* Dataset content:
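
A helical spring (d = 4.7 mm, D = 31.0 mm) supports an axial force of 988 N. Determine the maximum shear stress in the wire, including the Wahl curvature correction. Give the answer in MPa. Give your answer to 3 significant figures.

Spring index C = D/d = 31.0/4.7 = 6.5957
K_W = (4C−1)/(4C−4) + 0.615/C = 25.383/22.383 + 0.0932 = 1.2273
τ₀ = 8FD/(πd³) = 8·988·31.0/(π·4.7³) = 245024/326.17 = 751.22 MPa
τ_max = K·τ₀ = 1.2273 × 751.22 = 921.95 MPa

922 MPa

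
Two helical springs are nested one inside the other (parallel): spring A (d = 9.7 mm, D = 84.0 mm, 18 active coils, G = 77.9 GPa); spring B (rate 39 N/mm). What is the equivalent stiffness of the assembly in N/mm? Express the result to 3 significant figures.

47.1 N/mm

k_A = Gd⁴/(8D³N_a) = (77.9×10³)(9.7⁴)/(8·84.0³·18) = 8.0802 N/mm
Parallel: k_eq = 8.0802 + 39 = 47.08 N/mm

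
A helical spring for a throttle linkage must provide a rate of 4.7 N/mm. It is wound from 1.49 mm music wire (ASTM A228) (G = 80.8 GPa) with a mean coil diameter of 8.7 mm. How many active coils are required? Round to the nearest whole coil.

16

N_a = Gd⁴/(8D³k) = (80.8×10³ × 1.49⁴)/(8 × 8.7³ × 4.7)
    = 398251 / 24759.7 = 16.08 → 16 coils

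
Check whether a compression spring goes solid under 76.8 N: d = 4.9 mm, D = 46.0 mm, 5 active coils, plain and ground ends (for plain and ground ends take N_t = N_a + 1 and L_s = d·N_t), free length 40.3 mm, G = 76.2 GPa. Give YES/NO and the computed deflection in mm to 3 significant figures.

k = Gd⁴/(8D³N_a) = (76.2×10³)(4.9⁴)/(8·46.0³·5) = 11.283 N/mm
N_t = 6; L_s = 4.9·6 = 29.4 mm; δ_solid = L₀ − L_s = 40.3 − 29.4 = 10.9 mm
δ = F/k = 76.8/11.283 = 6.807 mm
δ < δ_solid → spring does not go solid

NO, δ = 6.81 mm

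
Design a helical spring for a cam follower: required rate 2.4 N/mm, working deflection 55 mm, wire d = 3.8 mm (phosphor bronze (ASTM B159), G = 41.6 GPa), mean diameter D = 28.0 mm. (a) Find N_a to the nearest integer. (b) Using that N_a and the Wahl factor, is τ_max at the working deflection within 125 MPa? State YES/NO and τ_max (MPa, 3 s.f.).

(a) 21 coils; (b) NO, τ_max = 202 MPa

N_a = Gd⁴/(8D³k) = (41.6×10³)(3.8⁴)/(8·28.0³·2.4) = 20.58 → N_a = 21
Actual rate k = Gd⁴/(8D³·21) = 2.352 N/mm
Working load F = kδ = 2.352·55 = 129.36 N
C = 28.0/3.8 = 7.3684; K_W = (4C−1)/(4C−4)+0.615/C = 1.2012
τ_max = K_W·8FD/(πd³) = 1.2012·168.09 = 201.92 MPa
τ_max > 125 MPa → exceeds allowable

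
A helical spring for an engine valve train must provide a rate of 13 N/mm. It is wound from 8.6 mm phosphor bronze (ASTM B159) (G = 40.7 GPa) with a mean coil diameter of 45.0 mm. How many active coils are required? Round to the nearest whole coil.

N_a = Gd⁴/(8D³k) = (40.7×10³ × 8.6⁴)/(8 × 45.0³ × 13)
    = 2.22632e+08 / 9.477e+06 = 23.49 → 23 coils

23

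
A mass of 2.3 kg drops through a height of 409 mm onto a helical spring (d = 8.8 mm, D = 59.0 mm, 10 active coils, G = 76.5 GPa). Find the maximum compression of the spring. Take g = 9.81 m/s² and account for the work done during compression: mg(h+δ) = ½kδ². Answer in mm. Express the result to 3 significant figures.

k = Gd⁴/(8D³N_a) = (76.5×10³)(8.8⁴)/(8·59.0³·10) = 27.922 N/mm
W = mg = 2.3 × 9.81 = 22.563 N
½kδ² − Wδ − Wh = 0 → δ = (W + √(W² + 2kWh))/k
δ = (22.563 + √(509.09 + 515343))/27.922 = (22.563 + 718.23)/27.922 = 26.531 mm

26.5 mm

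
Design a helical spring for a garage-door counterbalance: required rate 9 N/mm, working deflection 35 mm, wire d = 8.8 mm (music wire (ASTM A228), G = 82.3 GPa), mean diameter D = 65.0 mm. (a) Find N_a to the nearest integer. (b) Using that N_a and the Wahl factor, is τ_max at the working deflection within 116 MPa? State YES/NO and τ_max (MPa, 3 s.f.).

(a) 25 coils; (b) YES, τ_max = 91.7 MPa

N_a = Gd⁴/(8D³k) = (82.3×10³)(8.8⁴)/(8·65.0³·9) = 24.96 → N_a = 25
Actual rate k = Gd⁴/(8D³·25) = 8.9859 N/mm
Working load F = kδ = 8.9859·35 = 314.51 N
C = 65.0/8.8 = 7.3864; K_W = (4C−1)/(4C−4)+0.615/C = 1.2007
τ_max = K_W·8FD/(πd³) = 1.2007·76.39 = 91.721 MPa
τ_max ≤ 116 MPa → acceptable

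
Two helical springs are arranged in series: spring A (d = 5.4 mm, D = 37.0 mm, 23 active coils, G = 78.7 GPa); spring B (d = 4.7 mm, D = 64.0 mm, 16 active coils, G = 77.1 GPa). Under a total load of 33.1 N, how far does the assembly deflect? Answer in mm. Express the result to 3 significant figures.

34.1 mm

k_A = Gd⁴/(8D³N_a) = (78.7×10³)(5.4⁴)/(8·37.0³·23) = 7.18 N/mm
k_B = Gd⁴/(8D³N_a) = (77.1×10³)(4.7⁴)/(8·64.0³·16) = 1.1212 N/mm
Series: 1/k_eq = 1/7.18 + 1/1.1212 = 1.0312; k_eq = 0.96979 N/mm
δ = F/k_eq = 33.1/0.96979 = 34.131 mm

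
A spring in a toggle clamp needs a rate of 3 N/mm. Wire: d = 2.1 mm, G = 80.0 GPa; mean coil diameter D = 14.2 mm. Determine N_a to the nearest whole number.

N_a = Gd⁴/(8D³k) = (80.0×10³ × 2.1⁴)/(8 × 14.2³ × 3)
    = 1.55585e+06 / 68718.9 = 22.64 → 23 coils

23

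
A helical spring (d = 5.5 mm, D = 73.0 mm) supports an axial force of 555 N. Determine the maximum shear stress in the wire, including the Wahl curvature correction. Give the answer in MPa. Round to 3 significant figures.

Spring index C = D/d = 73.0/5.5 = 13.2727
K_W = (4C−1)/(4C−4) + 0.615/C = 52.091/49.091 + 0.0463 = 1.1074
τ₀ = 8FD/(πd³) = 8·555·73.0/(π·5.5³) = 324120/522.68 = 620.11 MPa
τ_max = K·τ₀ = 1.1074 × 620.11 = 686.74 MPa

687 MPa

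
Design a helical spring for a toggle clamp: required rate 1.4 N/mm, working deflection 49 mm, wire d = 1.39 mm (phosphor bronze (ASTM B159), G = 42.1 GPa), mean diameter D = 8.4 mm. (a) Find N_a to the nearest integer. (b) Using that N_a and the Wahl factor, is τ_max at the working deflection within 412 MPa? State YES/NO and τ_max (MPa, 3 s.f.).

(a) 24 coils; (b) NO, τ_max = 674 MPa

N_a = Gd⁴/(8D³k) = (42.1×10³)(1.39⁴)/(8·8.4³·1.4) = 23.67 → N_a = 24
Actual rate k = Gd⁴/(8D³·24) = 1.381 N/mm
Working load F = kδ = 1.381·49 = 67.67 N
C = 8.4/1.39 = 6.0432; K_W = (4C−1)/(4C−4)+0.615/C = 1.2505
τ_max = K_W·8FD/(πd³) = 1.2505·538.98 = 673.99 MPa
τ_max > 412 MPa → exceeds allowable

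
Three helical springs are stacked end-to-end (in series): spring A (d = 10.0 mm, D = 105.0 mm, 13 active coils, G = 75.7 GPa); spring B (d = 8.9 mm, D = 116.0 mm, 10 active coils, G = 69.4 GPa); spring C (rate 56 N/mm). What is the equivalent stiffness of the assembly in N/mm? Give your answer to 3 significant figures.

2.16 N/mm

k_A = Gd⁴/(8D³N_a) = (75.7×10³)(10.0⁴)/(8·105.0³·13) = 6.2877 N/mm
k_B = Gd⁴/(8D³N_a) = (69.4×10³)(8.9⁴)/(8·116.0³·10) = 3.487 N/mm
Series: 1/k_eq = 1/6.2877 + 1/3.487 + 1/56 = 0.46367; k_eq = 2.1567 N/mm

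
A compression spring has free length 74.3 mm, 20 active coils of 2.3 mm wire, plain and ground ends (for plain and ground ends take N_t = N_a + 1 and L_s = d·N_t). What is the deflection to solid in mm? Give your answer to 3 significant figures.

N_t = 21; L_s = 2.3·21 = 48.3 mm
δ_solid = L₀ − L_s = 74.3 − 48.3 = 26 mm

26.0 mm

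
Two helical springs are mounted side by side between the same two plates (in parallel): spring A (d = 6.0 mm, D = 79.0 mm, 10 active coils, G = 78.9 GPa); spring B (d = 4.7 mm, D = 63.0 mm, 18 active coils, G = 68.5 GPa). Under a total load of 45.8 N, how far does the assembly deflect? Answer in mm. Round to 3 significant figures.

k_A = Gd⁴/(8D³N_a) = (78.9×10³)(6.0⁴)/(8·79.0³·10) = 2.5925 N/mm
k_B = Gd⁴/(8D³N_a) = (68.5×10³)(4.7⁴)/(8·63.0³·18) = 0.92832 N/mm
Parallel: k_eq = 2.5925 + 0.92832 = 3.5208 N/mm
δ = F/k_eq = 45.8/3.5208 = 13.009 mm

13.0 mm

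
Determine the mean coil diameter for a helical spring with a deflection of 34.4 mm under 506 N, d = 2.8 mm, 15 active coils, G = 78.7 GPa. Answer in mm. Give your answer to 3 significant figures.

Required rate k = F/δ = 506/34.4 = 14.709 N/mm
D = (Gd⁴/(8N_a·k))^(1/3) = (78.7×10³·2.8⁴/(8·15·14.709))^(1/3)
  = (2740.52)^(1/3) = 13.9941 mm

14.0 mm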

* Problem to solve: Each line from the one with "Determine the mean" through the last line of the records must be written out word for word. Include nothing else.

* Output of the exercise:
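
Determine the mean coil diameter for a helical spring with a deflection of 34.4 mm under 506 N, d = 2.8 mm, 15 active coils, G = 78.7 GPa. Answer in mm. Give your answer to 3 significant figures.

Required rate k = F/δ = 506/34.4 = 14.709 N/mm
D = (Gd⁴/(8N_a·k))^(1/3) = (78.7×10³·2.8⁴/(8·15·14.709))^(1/3)
  = (2740.52)^(1/3) = 13.9941 mm

14.0 mm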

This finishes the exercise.